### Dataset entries
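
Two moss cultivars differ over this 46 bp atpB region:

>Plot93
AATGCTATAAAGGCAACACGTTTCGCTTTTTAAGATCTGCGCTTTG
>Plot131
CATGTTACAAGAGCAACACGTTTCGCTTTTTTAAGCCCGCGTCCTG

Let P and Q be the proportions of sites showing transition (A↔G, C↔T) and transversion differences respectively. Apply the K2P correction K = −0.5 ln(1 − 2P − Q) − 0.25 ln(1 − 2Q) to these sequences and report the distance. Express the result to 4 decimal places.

Mismatches occur at site 1 (A↔C, transversion), site 5 (C↔T, transition), site 8 (T↔C, transition), site 11 (A↔G, transition), site 12 (G↔A, transition), site 32 (A↔T, transversion), site 34 (G↔A, transition), site 35 (A↔G, transition), site 36 (T↔C, transition), site 38 (T↔C, transition), site 42 (C↔T, transition), site 43 (T↔C, transition), site 44 (T↔C, transition).
Of the 13 differences, 11 transitions and 2 transversions over 46 sites: P = 11/46 = 0.239130, Q = 2/46 = 0.043478.
d = −0.5·ln(0.478262) − 0.25·ln(0.913044) = −0.5·(-0.737597) − 0.25·(-0.090971) = 0.3915.

0.3915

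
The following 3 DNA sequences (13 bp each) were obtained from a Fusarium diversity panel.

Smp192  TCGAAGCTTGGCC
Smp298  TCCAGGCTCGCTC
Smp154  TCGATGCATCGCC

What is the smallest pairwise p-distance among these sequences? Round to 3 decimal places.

0.231

Pairwise Hamming distances:
  Smp192 vs Smp298: 5
  Smp192 vs Smp154: 3
  Smp298 vs Smp154: 7
The smallest is 3 mismatches, between Smp192 and Smp154; p = 3/13 = 0.231.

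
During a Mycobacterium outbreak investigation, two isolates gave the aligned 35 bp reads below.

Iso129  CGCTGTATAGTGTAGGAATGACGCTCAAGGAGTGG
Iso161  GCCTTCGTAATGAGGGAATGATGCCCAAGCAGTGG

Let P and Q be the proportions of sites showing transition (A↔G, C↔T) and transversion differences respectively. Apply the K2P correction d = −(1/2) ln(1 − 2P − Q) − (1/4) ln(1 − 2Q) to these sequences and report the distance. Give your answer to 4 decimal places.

Differing sites — 1:C/G (Tv); 2:G/C (Tv); 5:G/T (Tv); 6:T/C (Ti); 7:A/G (Ti); 10:G/A (Ti); 13:T/A (Tv); 14:A/G (Ti); 22:C/T (Ti); 25:T/C (Ti); 30:G/C (Tv).
Of the 11 differences, 6 transitions and 5 transversions over 35 sites: P = 6/35 = 0.171429, Q = 5/35 = 0.142857.
d = −0.5·ln(0.514285) − 0.25·ln(0.714286) = −0.5·(-0.664978) − 0.25·(-0.336472) = 0.4166.

0.4166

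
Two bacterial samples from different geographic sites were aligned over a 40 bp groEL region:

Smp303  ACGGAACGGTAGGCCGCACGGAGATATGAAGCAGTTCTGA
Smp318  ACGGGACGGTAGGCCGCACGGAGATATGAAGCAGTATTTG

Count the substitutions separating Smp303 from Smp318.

5

Mismatches occur at site 5 (A/G), site 36 (T/A), site 37 (C/T), site 39 (G/T), site 40 (A/G).
That gives 5 mismatches out of 40 aligned sites, so the Hamming distance is 5.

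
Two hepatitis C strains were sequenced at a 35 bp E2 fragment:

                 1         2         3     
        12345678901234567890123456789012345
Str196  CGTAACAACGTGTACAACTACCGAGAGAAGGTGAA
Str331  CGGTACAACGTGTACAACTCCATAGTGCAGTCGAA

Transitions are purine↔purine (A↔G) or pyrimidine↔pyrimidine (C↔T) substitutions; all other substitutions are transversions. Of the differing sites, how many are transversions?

Differing sites — 3:T/G (Tv); 4:A/T (Tv); 20:A/C (Tv); 22:C/A (Tv); 23:G/T (Tv); 26:A/T (Tv); 28:A/C (Tv); 31:G/T (Tv); 32:T/C (Ti).
Of the 9 differences, 1 transition and 8 transversions, so the answer is 8.

8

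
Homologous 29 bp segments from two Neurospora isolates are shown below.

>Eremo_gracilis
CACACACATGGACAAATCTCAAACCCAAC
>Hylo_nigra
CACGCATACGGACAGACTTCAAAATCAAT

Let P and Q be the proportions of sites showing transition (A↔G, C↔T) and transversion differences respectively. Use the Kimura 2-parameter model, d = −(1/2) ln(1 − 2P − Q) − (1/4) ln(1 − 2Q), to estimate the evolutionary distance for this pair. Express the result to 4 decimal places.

The sequences differ at positions 4 (A/G, transition), 7 (C/T, transition), 9 (T/C, transition), 15 (A/G, transition), 17 (T/C, transition), 18 (C/T, transition), 24 (C/A, transversion), 25 (C/T, transition), 29 (C/T, transition).
Of the 9 differences, 8 transitions and 1 transversion over 29 sites: P = 8/29 = 0.275862, Q = 1/29 = 0.034483.
d = −0.5·ln(0.413793) − 0.25·ln(0.931034) = −0.5·(-0.882389) − 0.25·(-0.071459) = 0.4591.

0.4591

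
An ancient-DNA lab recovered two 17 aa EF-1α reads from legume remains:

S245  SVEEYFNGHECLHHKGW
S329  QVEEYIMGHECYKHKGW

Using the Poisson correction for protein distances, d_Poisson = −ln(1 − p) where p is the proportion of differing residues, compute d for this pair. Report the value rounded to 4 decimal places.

0.3483

The sequences differ at positions 1 (S/Q), 6 (F/I), 7 (N/M), 12 (L/Y), 13 (H/K).
p = 5/17 = 0.294118.
d = −ln(1 − 0.294118) = −ln(0.705882) = 0.3483.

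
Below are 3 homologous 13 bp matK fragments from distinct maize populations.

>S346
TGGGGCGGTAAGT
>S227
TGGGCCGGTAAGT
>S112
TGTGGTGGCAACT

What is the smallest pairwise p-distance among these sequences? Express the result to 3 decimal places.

0.077

Pairwise Hamming distances:
  S346 vs S227: 1
  S346 vs S112: 4
  S227 vs S112: 5
The smallest is 1 mismatch, between S346 and S227; p = 1/13 = 0.077.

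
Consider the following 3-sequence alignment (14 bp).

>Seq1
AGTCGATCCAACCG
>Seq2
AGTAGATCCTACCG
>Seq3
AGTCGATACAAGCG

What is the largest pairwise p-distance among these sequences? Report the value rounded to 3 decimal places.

0.286

Pairwise Hamming distances:
  Seq1 vs Seq2: 2
  Seq1 vs Seq3: 2
  Seq2 vs Seq3: 4
The largest is 4 mismatches, between Seq2 and Seq3; p = 4/14 = 0.286.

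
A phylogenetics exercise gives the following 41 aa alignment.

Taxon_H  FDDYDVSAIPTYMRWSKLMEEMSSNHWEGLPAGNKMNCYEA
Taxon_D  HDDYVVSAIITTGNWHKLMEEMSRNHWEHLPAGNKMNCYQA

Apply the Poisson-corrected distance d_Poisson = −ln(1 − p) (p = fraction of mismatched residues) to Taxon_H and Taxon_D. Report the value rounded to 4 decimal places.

0.2796

Mismatches occur at site 1 (F↔H), site 5 (D↔V), site 10 (P↔I), site 12 (Y↔T), site 13 (M↔G), site 14 (R↔N), site 16 (S↔H), site 24 (S↔R), site 29 (G↔H), site 40 (E↔Q).
p = 10/41 = 0.243902.
d = −ln(1 − 0.243902) = −ln(0.756098) = 0.2796.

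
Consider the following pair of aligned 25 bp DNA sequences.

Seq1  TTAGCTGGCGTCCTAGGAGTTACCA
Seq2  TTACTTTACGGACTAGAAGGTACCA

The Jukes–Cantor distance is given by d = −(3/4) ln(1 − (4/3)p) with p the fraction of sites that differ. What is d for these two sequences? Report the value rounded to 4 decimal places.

0.4172

Differing sites — 4:G/C; 5:C/T; 7:G/T; 8:G/A; 11:T/G; 12:C/A; 17:G/A; 20:T/G.
p = 8/25 = 0.320000.
d = −0.75 · ln(1 − (4/3)·0.320000) = −0.75 · ln(0.573333) = −0.75 · (-0.556289) = 0.4172.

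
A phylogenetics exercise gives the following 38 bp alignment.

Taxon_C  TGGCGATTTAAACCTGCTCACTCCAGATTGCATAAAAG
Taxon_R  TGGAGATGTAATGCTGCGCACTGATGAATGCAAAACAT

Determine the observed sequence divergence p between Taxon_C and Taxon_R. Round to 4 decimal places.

0.3158

Differing sites — 4:C/A; 8:T/G; 12:A/T; 13:C/G; 18:T/G; 23:C/G; 24:C/A; 25:A/T; 28:T/A; 33:T/A; 36:A/C; 38:G/T.
There are 12 differences over 38 sites, so p = 12/38 = 0.3158.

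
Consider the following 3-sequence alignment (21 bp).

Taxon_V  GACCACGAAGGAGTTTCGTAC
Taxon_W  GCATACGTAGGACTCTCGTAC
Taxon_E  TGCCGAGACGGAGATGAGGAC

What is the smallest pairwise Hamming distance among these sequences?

Pairwise Hamming distances:
  Taxon_V vs Taxon_W: 6
  Taxon_V vs Taxon_E: 9
  Taxon_W vs Taxon_E: 14
The smallest is 6, between Taxon_V and Taxon_W.

6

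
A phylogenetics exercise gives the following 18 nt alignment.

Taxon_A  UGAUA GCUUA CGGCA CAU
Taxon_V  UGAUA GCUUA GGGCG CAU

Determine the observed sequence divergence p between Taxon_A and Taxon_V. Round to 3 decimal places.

0.111

The sequences differ at positions 11 (C/G), 15 (A/G).
There are 2 differences over 18 sites, so p = 2/18 = 0.111.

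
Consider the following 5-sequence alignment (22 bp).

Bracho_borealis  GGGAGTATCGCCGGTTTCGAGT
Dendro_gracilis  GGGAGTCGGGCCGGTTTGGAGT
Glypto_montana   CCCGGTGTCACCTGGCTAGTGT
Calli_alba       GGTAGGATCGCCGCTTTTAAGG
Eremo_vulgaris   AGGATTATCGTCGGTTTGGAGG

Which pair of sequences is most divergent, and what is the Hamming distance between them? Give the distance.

15

Pairwise Hamming distances:
  Bracho_borealis vs Dendro_gracilis: 4
  Bracho_borealis vs Glypto_montana: 11
  Bracho_borealis vs Calli_alba: 6
  Bracho_borealis vs Eremo_vulgaris: 5
  Dendro_gracilis vs Glypto_montana: 13
  Dendro_gracilis vs Calli_alba: 9
  Dendro_gracilis vs Eremo_vulgaris: 7
  Glypto_montana vs Calli_alba: 15
  Glypto_montana vs Eremo_vulgaris: 14
  Calli_alba vs Eremo_vulgaris: 8
The largest is 15, between Glypto_montana and Calli_alba.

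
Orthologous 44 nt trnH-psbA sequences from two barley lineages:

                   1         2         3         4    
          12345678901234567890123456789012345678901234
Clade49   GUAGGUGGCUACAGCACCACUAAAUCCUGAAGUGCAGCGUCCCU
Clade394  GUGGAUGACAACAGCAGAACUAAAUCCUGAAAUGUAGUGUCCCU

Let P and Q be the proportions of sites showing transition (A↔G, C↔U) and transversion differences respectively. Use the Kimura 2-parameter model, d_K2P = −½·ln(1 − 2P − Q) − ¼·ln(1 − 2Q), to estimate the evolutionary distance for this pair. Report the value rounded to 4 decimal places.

0.2451

The sequences differ at positions 3 (A/G, transition), 5 (G/A, transition), 8 (G/A, transition), 10 (U/A, transversion), 17 (C/G, transversion), 18 (C/A, transversion), 32 (G/A, transition), 35 (C/U, transition), 38 (C/U, transition).
Of the 9 differences, 6 transitions and 3 transversions over 44 sites: P = 6/44 = 0.136364, Q = 3/44 = 0.068182.
d = −0.5·ln(0.659090) − 0.25·ln(0.863636) = −0.5·(-0.416895) − 0.25·(-0.146604) = 0.2451.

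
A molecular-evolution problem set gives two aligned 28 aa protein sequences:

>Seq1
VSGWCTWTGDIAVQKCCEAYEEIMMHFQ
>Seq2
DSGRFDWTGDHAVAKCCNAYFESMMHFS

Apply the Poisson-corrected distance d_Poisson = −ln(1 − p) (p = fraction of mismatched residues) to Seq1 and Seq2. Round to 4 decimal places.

0.4418

Differing sites — 1:V/D; 4:W/R; 5:C/F; 6:T/D; 11:I/H; 14:Q/A; 18:E/N; 21:E/F; 23:I/S; 28:Q/S.
p = 10/28 = 0.357143.
d = −ln(1 − 0.357143) = −ln(0.642857) = 0.4418.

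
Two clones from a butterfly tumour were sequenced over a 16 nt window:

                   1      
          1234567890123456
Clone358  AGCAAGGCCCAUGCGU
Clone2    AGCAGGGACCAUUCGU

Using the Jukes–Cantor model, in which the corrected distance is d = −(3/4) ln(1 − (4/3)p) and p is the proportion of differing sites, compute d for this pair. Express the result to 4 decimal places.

0.2158

Differing sites — 5:A/G; 8:C/A; 13:G/U.
p = 3/16 = 0.187500.
d = −0.75 · ln(1 − (4/3)·0.187500) = −0.75 · ln(0.750000) = −0.75 · (-0.287682) = 0.2158.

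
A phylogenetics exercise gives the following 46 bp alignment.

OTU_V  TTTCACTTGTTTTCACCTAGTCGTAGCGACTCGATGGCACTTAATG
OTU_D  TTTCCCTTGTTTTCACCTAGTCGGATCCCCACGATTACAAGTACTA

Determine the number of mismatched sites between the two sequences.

12

The sequences differ at positions 5 (A/C), 24 (T/G), 26 (G/T), 28 (G/C), 29 (A/C), 31 (T/A), 36 (G/T), 37 (G/A), 40 (C/A), 41 (T/G), 44 (A/C), 46 (G/A).
That gives 12 mismatches out of 46 aligned sites, so the Hamming distance is 12.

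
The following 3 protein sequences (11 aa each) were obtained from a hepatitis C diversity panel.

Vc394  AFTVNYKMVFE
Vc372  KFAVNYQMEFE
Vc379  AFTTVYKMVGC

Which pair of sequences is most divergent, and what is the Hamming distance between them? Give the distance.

Pairwise Hamming distances:
  Vc394 vs Vc372: 4
  Vc394 vs Vc379: 4
  Vc372 vs Vc379: 8
The largest is 8, between Vc372 and Vc379.

8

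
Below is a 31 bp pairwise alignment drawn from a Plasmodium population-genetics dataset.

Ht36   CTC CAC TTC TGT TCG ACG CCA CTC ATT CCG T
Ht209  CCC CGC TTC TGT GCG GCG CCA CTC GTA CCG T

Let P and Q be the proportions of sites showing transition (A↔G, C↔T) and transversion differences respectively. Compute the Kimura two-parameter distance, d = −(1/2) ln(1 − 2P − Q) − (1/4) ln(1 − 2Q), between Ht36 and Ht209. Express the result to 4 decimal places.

Mismatches occur at site 2 (T→C, transition), site 5 (A→G, transition), site 13 (T→G, transversion), site 16 (A→G, transition), site 25 (A→G, transition), site 27 (T→A, transversion).
Of the 6 differences, 4 transitions and 2 transversions over 31 sites: P = 4/31 = 0.129032, Q = 2/31 = 0.064516.
d = −0.5·ln(0.677420) − 0.25·ln(0.870968) = −0.5·(-0.389464) − 0.25·(-0.138150) = 0.2293.

0.2293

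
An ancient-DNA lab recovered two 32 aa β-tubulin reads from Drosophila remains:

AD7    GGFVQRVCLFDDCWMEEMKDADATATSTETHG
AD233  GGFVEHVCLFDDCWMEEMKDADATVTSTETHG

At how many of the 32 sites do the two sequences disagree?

The sequences differ at positions 5 (Q/E), 6 (R/H), 25 (A/V).
That gives 3 mismatches out of 32 aligned sites, so the Hamming distance is 3.

3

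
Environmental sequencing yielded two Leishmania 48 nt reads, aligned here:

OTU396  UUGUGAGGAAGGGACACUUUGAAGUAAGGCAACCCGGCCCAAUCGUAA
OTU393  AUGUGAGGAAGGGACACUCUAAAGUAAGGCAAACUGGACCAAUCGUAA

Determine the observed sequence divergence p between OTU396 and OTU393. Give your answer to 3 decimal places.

Mismatches occur at site 1 (U↔A), site 19 (U↔C), site 21 (G↔A), site 33 (C↔A), site 35 (C↔U), site 38 (C↔A).
There are 6 differences over 48 sites, so p = 6/48 = 0.125.

0.125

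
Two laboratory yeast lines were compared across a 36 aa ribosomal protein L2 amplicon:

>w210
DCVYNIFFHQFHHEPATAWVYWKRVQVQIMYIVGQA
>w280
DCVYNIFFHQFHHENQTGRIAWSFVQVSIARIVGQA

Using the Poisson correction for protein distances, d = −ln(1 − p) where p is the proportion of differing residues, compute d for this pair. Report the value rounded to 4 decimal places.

Mismatches occur at site 15 (P↔N), site 16 (A↔Q), site 18 (A↔G), site 19 (W↔R), site 20 (V↔I), site 21 (Y↔A), site 23 (K↔S), site 24 (R↔F), site 28 (Q↔S), site 30 (M↔A), site 31 (Y↔R).
p = 11/36 = 0.305556.
d = −ln(1 − 0.305556) = −ln(0.694444) = 0.3646.

0.3646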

### ACTIVITY
Exactly and exclusively, repeat the lines from the line that contains "DCVYNIFFHQFHHENQTGRIAWSFVQVSIARIVGQA" through the end of the records, both ends included.

### YOUR RESPONSE
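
DCVYNIFFHQFHHENQTGRIAWSFVQVSIARIVGQA

Using the Poisson correction for protein distances, d = −ln(1 − p) where p is the proportion of differing residues, compute d for this pair. Report the value rounded to 4 decimal places.

Mismatches occur at site 15 (P↔N), site 16 (A↔Q), site 18 (A↔G), site 19 (W↔R), site 20 (V↔I), site 21 (Y↔A), site 23 (K↔S), site 24 (R↔F), site 28 (Q↔S), site 30 (M↔A), site 31 (Y↔R).
p = 11/36 = 0.305556.
d = −ln(1 − 0.305556) = −ln(0.694444) = 0.3646.

0.3646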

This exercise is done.